## Problem details:
All of the entries need to be written out again, exactly as they are.

## Task data:
★ ★ ★ ★

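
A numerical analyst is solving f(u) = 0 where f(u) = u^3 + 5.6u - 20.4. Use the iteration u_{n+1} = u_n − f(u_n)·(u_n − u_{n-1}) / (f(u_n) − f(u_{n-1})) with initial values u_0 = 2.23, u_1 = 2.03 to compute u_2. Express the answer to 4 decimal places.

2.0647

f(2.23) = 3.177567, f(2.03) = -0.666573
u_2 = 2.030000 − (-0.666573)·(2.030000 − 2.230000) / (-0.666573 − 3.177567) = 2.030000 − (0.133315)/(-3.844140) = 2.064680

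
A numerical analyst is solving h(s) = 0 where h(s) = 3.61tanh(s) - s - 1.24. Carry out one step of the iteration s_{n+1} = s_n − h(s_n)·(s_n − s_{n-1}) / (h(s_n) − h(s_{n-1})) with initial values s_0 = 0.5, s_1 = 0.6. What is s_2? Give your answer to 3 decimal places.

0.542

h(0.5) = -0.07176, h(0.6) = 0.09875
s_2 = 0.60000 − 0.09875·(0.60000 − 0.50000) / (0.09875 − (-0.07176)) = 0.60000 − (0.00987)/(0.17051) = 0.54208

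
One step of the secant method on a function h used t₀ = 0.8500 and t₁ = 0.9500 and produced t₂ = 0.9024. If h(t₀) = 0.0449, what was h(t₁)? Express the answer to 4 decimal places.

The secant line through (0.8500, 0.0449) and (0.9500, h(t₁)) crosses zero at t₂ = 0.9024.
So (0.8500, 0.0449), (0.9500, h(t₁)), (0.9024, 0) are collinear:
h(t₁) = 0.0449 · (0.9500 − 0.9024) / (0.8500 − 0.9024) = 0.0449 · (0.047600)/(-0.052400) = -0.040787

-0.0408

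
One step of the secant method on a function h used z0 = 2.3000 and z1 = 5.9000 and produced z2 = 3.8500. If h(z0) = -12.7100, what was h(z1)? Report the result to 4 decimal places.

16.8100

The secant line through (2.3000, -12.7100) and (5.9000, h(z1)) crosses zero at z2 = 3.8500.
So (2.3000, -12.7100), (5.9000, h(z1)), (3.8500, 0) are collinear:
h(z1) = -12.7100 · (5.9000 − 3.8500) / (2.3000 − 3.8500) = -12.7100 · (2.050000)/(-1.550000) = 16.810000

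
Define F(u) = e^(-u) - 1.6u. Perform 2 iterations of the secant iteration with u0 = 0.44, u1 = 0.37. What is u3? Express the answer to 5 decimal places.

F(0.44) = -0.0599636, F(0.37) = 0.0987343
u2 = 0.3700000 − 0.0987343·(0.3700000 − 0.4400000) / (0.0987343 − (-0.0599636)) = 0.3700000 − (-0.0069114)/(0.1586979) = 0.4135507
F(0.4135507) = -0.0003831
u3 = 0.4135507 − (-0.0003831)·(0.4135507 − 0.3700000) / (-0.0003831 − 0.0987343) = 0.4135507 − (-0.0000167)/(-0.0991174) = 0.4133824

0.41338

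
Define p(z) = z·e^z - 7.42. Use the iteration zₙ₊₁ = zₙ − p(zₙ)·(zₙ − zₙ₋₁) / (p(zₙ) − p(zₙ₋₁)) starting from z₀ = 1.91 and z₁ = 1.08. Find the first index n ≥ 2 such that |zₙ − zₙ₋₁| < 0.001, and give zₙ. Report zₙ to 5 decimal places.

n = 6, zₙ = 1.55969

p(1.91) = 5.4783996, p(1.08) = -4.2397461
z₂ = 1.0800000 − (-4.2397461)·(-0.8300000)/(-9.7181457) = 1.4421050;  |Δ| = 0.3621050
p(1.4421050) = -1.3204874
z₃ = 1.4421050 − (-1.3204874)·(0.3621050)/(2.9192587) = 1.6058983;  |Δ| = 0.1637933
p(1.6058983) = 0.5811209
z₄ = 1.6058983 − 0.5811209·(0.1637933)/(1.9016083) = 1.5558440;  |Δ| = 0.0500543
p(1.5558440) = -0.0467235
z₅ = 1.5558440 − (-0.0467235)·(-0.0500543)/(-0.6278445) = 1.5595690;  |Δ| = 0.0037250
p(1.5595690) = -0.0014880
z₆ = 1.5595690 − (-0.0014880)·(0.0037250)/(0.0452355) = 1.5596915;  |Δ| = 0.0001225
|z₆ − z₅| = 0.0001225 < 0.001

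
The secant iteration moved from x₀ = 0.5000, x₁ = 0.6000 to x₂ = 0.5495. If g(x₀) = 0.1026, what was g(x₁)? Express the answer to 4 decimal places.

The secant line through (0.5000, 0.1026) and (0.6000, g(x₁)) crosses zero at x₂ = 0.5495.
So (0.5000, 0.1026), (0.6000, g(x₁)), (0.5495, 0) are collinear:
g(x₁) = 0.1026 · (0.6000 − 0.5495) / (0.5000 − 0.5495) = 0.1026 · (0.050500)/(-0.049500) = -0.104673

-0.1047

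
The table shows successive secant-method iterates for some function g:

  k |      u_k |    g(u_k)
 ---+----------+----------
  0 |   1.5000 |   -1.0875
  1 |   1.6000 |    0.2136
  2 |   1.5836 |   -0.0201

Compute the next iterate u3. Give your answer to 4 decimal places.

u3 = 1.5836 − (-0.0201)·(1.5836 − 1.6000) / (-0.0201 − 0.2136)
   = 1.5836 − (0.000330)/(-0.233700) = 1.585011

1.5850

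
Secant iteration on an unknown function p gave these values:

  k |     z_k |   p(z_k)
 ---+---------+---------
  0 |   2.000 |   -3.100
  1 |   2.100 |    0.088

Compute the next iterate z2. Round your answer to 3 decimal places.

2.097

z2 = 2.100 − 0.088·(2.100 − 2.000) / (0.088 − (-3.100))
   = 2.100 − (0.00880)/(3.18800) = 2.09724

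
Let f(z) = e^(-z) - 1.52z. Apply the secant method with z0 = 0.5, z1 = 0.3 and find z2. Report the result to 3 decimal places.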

★ ★ ★ ★

## Response to the exercise:
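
A numerical analyst is solving f(u) = 0 where f(u) = u^3 + 5.6u - 20.4. Use the iteration u_{n+1} = u_n − f(u_n)·(u_n − u_{n-1}) / (f(u_n) − f(u_{n-1})) with initial values u_0 = 2.23, u_1 = 2.03 to compute u_2. Express the answer to 4 decimal places.

2.0647

f(2.23) = 3.177567, f(2.03) = -0.666573
u_2 = 2.030000 − (-0.666573)·(2.030000 − 2.230000) / (-0.666573 − 3.177567) = 2.030000 − (0.133315)/(-3.844140) = 2.064680

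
A numerical analyst is solving h(s) = 0 where h(s) = 3.61tanh(s) - s - 1.24. Carry out one step of the iteration s_{n+1} = s_n − h(s_n)·(s_n − s_{n-1}) / (h(s_n) − h(s_{n-1})) with initial values s_0 = 0.5, s_1 = 0.6. What is s_2? Give your answer to 3 decimal places.

0.542

h(0.5) = -0.07176, h(0.6) = 0.09875
s_2 = 0.60000 − 0.09875·(0.60000 − 0.50000) / (0.09875 − (-0.07176)) = 0.60000 − (0.00987)/(0.17051) = 0.54208

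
One step of the secant method on a function h used t₀ = 0.8500 and t₁ = 0.9500 and produced t₂ = 0.9024. If h(t₀) = 0.0449, what was h(t₁)? Express the answer to 4 decimal places.

The secant line through (0.8500, 0.0449) and (0.9500, h(t₁)) crosses zero at t₂ = 0.9024.
So (0.8500, 0.0449), (0.9500, h(t₁)), (0.9024, 0) are collinear:
h(t₁) = 0.0449 · (0.9500 − 0.9024) / (0.8500 − 0.9024) = 0.0449 · (0.047600)/(-0.052400) = -0.040787

-0.0408

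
One step of the secant method on a function h used z0 = 2.3000 and z1 = 5.9000 and produced z2 = 3.8500. If h(z0) = -12.7100, what was h(z1)? Report the result to 4 decimal places.

16.8100

The secant line through (2.3000, -12.7100) and (5.9000, h(z1)) crosses zero at z2 = 3.8500.
So (2.3000, -12.7100), (5.9000, h(z1)), (3.8500, 0) are collinear:
h(z1) = -12.7100 · (5.9000 − 3.8500) / (2.3000 − 3.8500) = -12.7100 · (2.050000)/(-1.550000) = 16.810000

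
Define F(u) = e^(-u) - 1.6u. Perform 2 iterations of the secant iteration with u0 = 0.44, u1 = 0.37. What is u3? Express the answer to 5 decimal places.

F(0.44) = -0.0599636, F(0.37) = 0.0987343
u2 = 0.3700000 − 0.0987343·(0.3700000 − 0.4400000) / (0.0987343 − (-0.0599636)) = 0.3700000 − (-0.0069114)/(0.1586979) = 0.4135507
F(0.4135507) = -0.0003831
u3 = 0.4135507 − (-0.0003831)·(0.4135507 − 0.3700000) / (-0.0003831 − 0.0987343) = 0.4135507 − (-0.0000167)/(-0.0991174) = 0.4133824

0.41338

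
Define p(z) = z·e^z - 7.42. Use the iteration zₙ₊₁ = zₙ − p(zₙ)·(zₙ − zₙ₋₁) / (p(zₙ) − p(zₙ₋₁)) starting from z₀ = 1.91 and z₁ = 1.08. Find the first index n ≥ 2 such that |zₙ − zₙ₋₁| < 0.001, and give zₙ. Report zₙ to 5 decimal places.

n = 6, zₙ = 1.55969

p(1.91) = 5.4783996, p(1.08) = -4.2397461
z₂ = 1.0800000 − (-4.2397461)·(-0.8300000)/(-9.7181457) = 1.4421050;  |Δ| = 0.3621050
p(1.4421050) = -1.3204874
z₃ = 1.4421050 − (-1.3204874)·(0.3621050)/(2.9192587) = 1.6058983;  |Δ| = 0.1637933
p(1.6058983) = 0.5811209
z₄ = 1.6058983 − 0.5811209·(0.1637933)/(1.9016083) = 1.5558440;  |Δ| = 0.0500543
p(1.5558440) = -0.0467235
z₅ = 1.5558440 − (-0.0467235)·(-0.0500543)/(-0.6278445) = 1.5595690;  |Δ| = 0.0037250
p(1.5595690) = -0.0014880
z₆ = 1.5595690 − (-0.0014880)·(0.0037250)/(0.0452355) = 1.5596915;  |Δ| = 0.0001225
|z₆ − z₅| = 0.0001225 < 0.001

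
The secant iteration moved from x₀ = 0.5000, x₁ = 0.6000 to x₂ = 0.5495. If g(x₀) = 0.1026, what was g(x₁)? Express the answer to 4 decimal places.

The secant line through (0.5000, 0.1026) and (0.6000, g(x₁)) crosses zero at x₂ = 0.5495.
So (0.5000, 0.1026), (0.6000, g(x₁)), (0.5495, 0) are collinear:
g(x₁) = 0.1026 · (0.6000 − 0.5495) / (0.5000 − 0.5495) = 0.1026 · (0.050500)/(-0.049500) = -0.104673

-0.1047

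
The table shows successive secant-method iterates for some function g:

  k |      u_k |    g(u_k)
 ---+----------+----------
  0 |   1.5000 |   -1.0875
  1 |   1.6000 |    0.2136
  2 |   1.5836 |   -0.0201

Compute the next iterate u3. Give your answer to 4 decimal places.

u3 = 1.5836 − (-0.0201)·(1.5836 − 1.6000) / (-0.0201 − 0.2136)
   = 1.5836 − (0.000330)/(-0.233700) = 1.585011

1.5850

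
Secant iteration on an unknown function p gave these values:

  k |     z_k |   p(z_k)
 ---+---------+---------
  0 |   2.000 |   -3.100
  1 |   2.100 |    0.088

Compute the next iterate z2. Round your answer to 3 decimal places.

2.097

z2 = 2.100 − 0.088·(2.100 − 2.000) / (0.088 − (-3.100))
   = 2.100 − (0.00880)/(3.18800) = 2.09724

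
Let f(z) = e^(-z) - 1.52z. Apply the secant method with z0 = 0.5, z1 = 0.3 and find z2. Report the result to 3 decimal places.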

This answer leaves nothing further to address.